(Dataset excerpts)

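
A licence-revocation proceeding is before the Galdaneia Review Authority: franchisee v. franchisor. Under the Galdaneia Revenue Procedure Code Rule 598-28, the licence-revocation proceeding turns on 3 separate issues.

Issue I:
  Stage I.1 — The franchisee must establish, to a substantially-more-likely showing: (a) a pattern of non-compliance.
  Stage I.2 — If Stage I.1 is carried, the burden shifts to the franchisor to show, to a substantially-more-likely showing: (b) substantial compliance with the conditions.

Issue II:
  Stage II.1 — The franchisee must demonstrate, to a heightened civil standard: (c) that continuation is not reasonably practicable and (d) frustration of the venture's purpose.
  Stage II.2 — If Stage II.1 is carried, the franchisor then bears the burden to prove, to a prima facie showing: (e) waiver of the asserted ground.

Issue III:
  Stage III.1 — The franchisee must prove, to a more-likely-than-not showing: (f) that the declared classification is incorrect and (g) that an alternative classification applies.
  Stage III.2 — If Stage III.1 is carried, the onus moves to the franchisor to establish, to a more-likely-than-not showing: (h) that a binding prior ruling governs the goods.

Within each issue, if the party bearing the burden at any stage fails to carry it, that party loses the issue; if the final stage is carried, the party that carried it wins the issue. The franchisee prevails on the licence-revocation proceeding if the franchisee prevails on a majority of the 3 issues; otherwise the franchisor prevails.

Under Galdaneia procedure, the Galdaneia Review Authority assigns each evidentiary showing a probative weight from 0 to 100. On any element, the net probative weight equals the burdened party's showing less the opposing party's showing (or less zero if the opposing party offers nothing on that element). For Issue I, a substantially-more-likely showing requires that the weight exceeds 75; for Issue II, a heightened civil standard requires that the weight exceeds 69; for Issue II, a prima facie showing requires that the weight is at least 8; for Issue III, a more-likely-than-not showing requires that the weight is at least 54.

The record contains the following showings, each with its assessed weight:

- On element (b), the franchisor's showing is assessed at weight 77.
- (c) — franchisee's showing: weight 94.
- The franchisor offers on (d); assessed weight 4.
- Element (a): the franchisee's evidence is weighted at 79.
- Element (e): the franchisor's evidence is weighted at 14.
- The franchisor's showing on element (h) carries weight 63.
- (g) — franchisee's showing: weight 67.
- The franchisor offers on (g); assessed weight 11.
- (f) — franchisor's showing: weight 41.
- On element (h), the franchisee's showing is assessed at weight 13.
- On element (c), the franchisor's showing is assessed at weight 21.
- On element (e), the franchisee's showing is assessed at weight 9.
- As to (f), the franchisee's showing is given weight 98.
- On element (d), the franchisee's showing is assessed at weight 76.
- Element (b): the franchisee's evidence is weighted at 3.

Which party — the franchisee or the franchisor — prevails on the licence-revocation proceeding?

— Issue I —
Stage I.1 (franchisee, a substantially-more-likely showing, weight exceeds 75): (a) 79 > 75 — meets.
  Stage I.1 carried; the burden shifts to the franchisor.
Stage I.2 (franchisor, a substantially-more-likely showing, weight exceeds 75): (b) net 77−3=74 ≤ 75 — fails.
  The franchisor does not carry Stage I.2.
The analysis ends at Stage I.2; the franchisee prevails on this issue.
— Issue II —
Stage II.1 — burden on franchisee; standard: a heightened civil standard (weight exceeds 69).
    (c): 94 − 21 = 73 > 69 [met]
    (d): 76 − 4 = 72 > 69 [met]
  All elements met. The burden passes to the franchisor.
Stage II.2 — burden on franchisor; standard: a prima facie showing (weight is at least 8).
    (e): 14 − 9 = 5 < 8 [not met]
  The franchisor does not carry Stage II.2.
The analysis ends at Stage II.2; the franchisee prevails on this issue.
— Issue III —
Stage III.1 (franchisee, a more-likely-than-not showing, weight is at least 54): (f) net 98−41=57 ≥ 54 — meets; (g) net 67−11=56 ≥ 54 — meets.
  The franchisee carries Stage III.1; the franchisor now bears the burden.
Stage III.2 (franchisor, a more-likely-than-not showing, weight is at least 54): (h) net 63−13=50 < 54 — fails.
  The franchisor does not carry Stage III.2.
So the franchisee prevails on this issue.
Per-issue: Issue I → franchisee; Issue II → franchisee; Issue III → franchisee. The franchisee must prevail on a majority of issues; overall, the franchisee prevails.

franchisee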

(End Dataset excerpts)
(Dataset excerpts)

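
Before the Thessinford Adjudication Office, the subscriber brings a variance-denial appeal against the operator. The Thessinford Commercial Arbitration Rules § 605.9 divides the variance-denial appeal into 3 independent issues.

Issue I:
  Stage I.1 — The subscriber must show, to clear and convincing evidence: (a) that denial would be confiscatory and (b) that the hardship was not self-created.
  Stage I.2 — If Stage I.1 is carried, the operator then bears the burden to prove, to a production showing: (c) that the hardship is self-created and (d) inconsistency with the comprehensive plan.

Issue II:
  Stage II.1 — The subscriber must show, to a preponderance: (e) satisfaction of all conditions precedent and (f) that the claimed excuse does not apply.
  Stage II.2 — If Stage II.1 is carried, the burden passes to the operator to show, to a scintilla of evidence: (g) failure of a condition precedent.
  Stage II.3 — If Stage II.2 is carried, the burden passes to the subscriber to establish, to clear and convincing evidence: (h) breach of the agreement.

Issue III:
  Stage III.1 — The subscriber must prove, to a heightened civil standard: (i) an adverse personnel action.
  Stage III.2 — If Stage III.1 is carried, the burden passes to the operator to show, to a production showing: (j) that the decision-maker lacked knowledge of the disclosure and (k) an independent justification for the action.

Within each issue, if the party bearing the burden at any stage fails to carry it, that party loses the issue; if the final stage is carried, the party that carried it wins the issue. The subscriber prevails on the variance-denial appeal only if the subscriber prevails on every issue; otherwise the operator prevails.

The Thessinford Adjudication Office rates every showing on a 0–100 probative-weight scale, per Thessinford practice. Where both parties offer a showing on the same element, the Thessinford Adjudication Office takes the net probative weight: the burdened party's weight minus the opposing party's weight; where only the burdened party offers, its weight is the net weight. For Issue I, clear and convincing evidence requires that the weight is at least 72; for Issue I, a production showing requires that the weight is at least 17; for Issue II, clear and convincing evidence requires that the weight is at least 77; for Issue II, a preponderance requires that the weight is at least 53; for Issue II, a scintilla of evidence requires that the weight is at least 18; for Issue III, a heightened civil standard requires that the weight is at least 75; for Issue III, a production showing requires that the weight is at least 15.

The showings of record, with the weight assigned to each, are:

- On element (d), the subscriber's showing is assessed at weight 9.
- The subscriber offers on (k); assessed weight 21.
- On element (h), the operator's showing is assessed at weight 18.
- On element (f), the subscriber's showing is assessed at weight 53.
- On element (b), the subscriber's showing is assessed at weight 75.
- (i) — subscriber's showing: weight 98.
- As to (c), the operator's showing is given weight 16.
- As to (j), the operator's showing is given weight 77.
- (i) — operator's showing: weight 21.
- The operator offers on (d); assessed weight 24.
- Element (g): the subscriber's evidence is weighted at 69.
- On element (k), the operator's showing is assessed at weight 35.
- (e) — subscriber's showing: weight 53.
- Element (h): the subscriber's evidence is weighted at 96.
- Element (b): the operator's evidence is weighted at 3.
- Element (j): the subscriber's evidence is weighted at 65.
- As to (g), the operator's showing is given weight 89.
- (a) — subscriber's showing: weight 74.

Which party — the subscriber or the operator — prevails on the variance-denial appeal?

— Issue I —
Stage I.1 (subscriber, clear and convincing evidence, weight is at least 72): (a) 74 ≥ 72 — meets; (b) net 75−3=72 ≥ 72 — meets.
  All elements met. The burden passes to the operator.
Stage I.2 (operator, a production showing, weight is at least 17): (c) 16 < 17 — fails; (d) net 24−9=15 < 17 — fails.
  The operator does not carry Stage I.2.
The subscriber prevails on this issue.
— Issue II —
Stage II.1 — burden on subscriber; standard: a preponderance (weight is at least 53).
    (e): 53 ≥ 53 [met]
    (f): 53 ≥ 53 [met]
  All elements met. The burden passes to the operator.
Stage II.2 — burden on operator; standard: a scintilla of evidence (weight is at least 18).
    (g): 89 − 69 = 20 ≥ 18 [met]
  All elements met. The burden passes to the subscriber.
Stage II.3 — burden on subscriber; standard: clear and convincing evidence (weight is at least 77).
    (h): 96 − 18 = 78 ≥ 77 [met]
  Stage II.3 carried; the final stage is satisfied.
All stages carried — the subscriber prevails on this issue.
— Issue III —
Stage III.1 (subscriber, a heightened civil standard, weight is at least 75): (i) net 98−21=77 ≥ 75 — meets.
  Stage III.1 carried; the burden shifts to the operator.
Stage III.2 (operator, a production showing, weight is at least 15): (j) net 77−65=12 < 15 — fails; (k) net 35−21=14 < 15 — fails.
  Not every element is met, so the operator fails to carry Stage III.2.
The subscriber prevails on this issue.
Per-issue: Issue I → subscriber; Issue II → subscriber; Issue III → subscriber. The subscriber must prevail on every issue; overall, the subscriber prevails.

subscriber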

(End Dataset excerpts)
(Dataset excerpts)

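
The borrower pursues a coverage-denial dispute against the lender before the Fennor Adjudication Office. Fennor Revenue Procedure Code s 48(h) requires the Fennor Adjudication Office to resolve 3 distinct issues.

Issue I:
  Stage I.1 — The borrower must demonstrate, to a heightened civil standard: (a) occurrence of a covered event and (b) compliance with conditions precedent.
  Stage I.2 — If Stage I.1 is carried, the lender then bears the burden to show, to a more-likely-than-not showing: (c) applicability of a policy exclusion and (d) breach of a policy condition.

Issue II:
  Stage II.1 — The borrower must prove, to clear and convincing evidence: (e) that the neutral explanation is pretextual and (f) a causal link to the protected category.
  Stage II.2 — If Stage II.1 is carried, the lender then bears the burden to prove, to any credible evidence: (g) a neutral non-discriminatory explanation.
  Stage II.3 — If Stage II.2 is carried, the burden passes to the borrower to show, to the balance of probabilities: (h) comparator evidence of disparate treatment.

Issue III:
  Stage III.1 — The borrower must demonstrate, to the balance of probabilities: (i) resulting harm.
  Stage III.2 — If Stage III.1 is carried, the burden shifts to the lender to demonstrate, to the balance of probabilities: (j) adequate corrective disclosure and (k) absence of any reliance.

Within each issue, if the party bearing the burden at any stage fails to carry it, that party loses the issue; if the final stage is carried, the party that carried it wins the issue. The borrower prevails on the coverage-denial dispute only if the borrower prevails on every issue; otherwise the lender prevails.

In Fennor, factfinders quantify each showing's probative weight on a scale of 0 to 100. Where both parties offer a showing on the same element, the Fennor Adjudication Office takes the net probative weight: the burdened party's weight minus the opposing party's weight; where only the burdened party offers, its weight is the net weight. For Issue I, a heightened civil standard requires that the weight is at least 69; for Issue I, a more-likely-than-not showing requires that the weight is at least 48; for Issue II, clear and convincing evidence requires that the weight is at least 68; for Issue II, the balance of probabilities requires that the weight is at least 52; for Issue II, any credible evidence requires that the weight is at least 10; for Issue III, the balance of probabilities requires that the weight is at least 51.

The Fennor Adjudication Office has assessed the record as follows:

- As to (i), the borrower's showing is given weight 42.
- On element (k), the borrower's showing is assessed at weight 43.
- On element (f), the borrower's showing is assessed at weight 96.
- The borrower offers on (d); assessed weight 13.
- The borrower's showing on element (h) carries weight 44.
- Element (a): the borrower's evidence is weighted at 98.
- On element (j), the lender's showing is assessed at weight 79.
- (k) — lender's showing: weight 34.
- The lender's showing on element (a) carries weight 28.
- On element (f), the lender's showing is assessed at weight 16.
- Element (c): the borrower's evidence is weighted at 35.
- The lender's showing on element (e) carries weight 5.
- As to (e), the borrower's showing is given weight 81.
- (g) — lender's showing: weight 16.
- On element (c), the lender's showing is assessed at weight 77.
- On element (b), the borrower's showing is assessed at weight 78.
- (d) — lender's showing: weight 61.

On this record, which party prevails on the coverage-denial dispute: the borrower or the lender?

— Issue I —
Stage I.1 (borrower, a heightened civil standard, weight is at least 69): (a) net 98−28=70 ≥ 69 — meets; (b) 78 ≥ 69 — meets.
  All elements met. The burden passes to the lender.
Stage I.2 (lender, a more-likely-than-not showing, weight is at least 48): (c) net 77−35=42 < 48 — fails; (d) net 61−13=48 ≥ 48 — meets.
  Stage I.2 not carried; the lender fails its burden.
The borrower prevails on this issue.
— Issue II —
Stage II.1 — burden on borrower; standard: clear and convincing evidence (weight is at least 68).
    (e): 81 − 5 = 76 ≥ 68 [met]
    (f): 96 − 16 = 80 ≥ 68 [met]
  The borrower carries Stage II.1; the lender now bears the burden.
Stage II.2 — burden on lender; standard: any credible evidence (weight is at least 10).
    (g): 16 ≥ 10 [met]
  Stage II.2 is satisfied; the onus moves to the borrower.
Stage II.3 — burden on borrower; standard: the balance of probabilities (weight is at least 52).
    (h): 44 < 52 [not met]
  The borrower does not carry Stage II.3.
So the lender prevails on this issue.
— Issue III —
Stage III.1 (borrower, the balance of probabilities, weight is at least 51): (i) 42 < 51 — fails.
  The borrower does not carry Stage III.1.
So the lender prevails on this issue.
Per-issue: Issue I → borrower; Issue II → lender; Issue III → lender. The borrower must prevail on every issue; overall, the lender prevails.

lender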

(End Dataset excerpts)

### Task requirements
Looking back over the data above, restate word for word the lines that begin at the line with "- The franchisor offers on (g);" and end at the line with "- Element (b): the franchisee's", inclusive.

### Response for this exercise
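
- The franchisor offers on (g); assessed weight 11.
- (f) — franchisor's showing: weight 41.
- On element (h), the franchisee's showing is assessed at weight 13.
- On element (c), the franchisor's showing is assessed at weight 21.
- On element (e), the franchisee's showing is assessed at weight 9.
- As to (f), the franchisee's showing is given weight 98.
- On element (d), the franchisee's showing is assessed at weight 76.
- Element (b): the franchisee's evidence is weighted at 3.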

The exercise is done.